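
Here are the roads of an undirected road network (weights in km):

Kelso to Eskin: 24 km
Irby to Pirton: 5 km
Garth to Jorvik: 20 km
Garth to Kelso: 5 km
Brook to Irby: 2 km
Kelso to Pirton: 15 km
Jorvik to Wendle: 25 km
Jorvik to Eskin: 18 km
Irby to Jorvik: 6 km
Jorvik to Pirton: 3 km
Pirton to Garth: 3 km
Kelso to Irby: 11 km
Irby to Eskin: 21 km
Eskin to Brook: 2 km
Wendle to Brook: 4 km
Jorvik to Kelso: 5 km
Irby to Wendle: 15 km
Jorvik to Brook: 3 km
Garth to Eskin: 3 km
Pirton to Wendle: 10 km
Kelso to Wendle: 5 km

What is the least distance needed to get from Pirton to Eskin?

6 km

Settle nodes by increasing distance from Pirton:
Pirton: 0
Jorvik: 3  (via Pirton)
Garth: 3  (via Pirton)
Irby: 5  (via Pirton)
Eskin: 6  (via Garth)
Shortest route: Pirton → Garth → Eskin = 6 km.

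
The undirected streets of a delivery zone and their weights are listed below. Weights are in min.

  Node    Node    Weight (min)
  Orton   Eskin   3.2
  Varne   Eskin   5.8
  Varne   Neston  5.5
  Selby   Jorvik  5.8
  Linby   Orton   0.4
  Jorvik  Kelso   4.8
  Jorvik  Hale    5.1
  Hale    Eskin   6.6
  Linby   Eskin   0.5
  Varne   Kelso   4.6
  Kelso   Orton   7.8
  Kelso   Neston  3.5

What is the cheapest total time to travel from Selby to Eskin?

Shortest distances from Selby:
Selby: 0
Jorvik: 5.8  (via Selby)
Kelso: 10.6  (via Jorvik)
Hale: 10.9  (via Jorvik)
Neston: 14.1  (via Kelso)
Varne: 15.2  (via Kelso)
Eskin: 17.5  (via Hale)
Shortest route: Selby → Jorvik → Hale → Eskin = 17.5 min.

17.5 min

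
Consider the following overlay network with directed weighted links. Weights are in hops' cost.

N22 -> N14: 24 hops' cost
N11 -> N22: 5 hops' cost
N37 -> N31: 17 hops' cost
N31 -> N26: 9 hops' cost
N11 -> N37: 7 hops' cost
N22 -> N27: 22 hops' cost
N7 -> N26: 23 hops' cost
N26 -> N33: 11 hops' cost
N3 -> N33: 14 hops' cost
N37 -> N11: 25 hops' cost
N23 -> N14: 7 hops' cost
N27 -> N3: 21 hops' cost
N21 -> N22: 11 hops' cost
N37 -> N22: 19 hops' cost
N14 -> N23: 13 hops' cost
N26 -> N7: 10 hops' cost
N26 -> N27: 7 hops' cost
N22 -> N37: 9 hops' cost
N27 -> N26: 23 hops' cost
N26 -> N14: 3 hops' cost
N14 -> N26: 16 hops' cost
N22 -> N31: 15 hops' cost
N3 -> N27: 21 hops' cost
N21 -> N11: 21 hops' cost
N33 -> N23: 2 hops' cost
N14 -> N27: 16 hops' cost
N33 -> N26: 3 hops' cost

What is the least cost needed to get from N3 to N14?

Enumerating some paths:
N3–N27–N26–N14: 21+23+3 = 47
N3–N33–N26–N14: 14+3+3 = 20
N3–N33–N23–N14: 14+2+7 = 23
The minimum is 20 hops' cost via N3–N33–N26–N14.

20 hops' cost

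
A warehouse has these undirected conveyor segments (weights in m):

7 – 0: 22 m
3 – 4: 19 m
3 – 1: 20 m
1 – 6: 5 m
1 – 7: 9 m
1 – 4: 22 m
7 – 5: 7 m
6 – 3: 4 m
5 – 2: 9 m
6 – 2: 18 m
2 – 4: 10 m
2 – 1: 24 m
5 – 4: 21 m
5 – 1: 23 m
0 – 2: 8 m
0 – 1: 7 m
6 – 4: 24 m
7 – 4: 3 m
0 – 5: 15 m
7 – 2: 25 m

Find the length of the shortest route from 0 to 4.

18 m

Compare a few routes:
0 - 1 - 7 - 4: 7+9+3 = 19
0 - 2 - 4: 8+10 = 18
The minimum is 18 m via 0 - 2 - 4.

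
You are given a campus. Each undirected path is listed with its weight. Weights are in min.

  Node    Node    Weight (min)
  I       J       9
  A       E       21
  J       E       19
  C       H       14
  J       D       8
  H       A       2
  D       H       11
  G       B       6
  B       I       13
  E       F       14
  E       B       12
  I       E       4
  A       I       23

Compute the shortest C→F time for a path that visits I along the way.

Shortest C→I: C → H → A → I = 39
Shortest I→F: I → E → F = 18
Total via I: 39 + 18 = 57 min.

57 min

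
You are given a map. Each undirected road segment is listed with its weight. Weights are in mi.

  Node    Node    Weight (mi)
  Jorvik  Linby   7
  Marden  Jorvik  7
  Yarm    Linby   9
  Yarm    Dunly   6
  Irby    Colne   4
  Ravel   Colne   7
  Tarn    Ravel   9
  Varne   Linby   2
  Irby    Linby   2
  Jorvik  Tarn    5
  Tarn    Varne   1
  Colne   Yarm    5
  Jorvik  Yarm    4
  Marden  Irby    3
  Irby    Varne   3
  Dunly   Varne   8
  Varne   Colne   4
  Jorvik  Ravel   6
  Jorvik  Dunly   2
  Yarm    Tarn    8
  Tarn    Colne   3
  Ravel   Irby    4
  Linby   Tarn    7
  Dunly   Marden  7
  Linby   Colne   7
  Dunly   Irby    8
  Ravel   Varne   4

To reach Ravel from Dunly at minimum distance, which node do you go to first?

Jorvik

Compare a few routes:
Dunly - Jorvik - Ravel: 2+6 = 8
Dunly - Jorvik - Tarn - Varne - Ravel: 2+5+1+4 = 12
The minimum is 8 mi via Dunly - Jorvik - Ravel.
So from Dunly the first move is to Jorvik.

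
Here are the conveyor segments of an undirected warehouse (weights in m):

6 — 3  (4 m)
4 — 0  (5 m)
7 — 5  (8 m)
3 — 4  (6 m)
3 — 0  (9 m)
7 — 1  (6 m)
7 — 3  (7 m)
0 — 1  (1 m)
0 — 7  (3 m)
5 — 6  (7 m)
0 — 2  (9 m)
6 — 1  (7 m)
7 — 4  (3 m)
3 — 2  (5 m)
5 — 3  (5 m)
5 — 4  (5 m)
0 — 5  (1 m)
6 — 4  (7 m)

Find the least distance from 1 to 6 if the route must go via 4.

Shortest 1→4: 1 → 0 → 4 = 6
Best 4 to 6: 4 → 6 costing 7
Total via 4: 6 + 7 = 13 m.

13 m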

============

WHAT IS BEING ASKED
The response must hold only the lines above from the line with "Pirton to Garth: 3 km" through the line with "N33 -> N26: 3 hops' cost", each copied exactly, both ends kept.

SOLUTION TO THIS EXERCISE
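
Pirton to Garth: 3 km
Kelso to Irby: 11 km
Irby to Eskin: 21 km
Eskin to Brook: 2 km
Wendle to Brook: 4 km
Jorvik to Kelso: 5 km
Irby to Wendle: 15 km
Jorvik to Brook: 3 km
Garth to Eskin: 3 km
Pirton to Wendle: 10 km
Kelso to Wendle: 5 km

What is the least distance needed to get from Pirton to Eskin?

6 km

Settle nodes by increasing distance from Pirton:
Pirton: 0
Jorvik: 3  (via Pirton)
Garth: 3  (via Pirton)
Irby: 5  (via Pirton)
Eskin: 6  (via Garth)
Shortest route: Pirton → Garth → Eskin = 6 km.

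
The undirected streets of a delivery zone and their weights are listed below. Weights are in min.

  Node    Node    Weight (min)
  Orton   Eskin   3.2
  Varne   Eskin   5.8
  Varne   Neston  5.5
  Selby   Jorvik  5.8
  Linby   Orton   0.4
  Jorvik  Kelso   4.8
  Jorvik  Hale    5.1
  Hale    Eskin   6.6
  Linby   Eskin   0.5
  Varne   Kelso   4.6
  Kelso   Orton   7.8
  Kelso   Neston  3.5

What is the cheapest total time to travel from Selby to Eskin?

Shortest distances from Selby:
Selby: 0
Jorvik: 5.8  (via Selby)
Kelso: 10.6  (via Jorvik)
Hale: 10.9  (via Jorvik)
Neston: 14.1  (via Kelso)
Varne: 15.2  (via Kelso)
Eskin: 17.5  (via Hale)
Shortest route: Selby → Jorvik → Hale → Eskin = 17.5 min.

17.5 min

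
Consider the following overlay network with directed weighted links. Weights are in hops' cost.

N22 -> N14: 24 hops' cost
N11 -> N22: 5 hops' cost
N37 -> N31: 17 hops' cost
N31 -> N26: 9 hops' cost
N11 -> N37: 7 hops' cost
N22 -> N27: 22 hops' cost
N7 -> N26: 23 hops' cost
N26 -> N33: 11 hops' cost
N3 -> N33: 14 hops' cost
N37 -> N11: 25 hops' cost
N23 -> N14: 7 hops' cost
N27 -> N3: 21 hops' cost
N21 -> N22: 11 hops' cost
N37 -> N22: 19 hops' cost
N14 -> N23: 13 hops' cost
N26 -> N7: 10 hops' cost
N26 -> N27: 7 hops' cost
N22 -> N37: 9 hops' cost
N27 -> N26: 23 hops' cost
N26 -> N14: 3 hops' cost
N14 -> N26: 16 hops' cost
N22 -> N31: 15 hops' cost
N3 -> N27: 21 hops' cost
N21 -> N11: 21 hops' cost
N33 -> N23: 2 hops' cost
N14 -> N27: 16 hops' cost
N33 -> N26: 3 hops' cost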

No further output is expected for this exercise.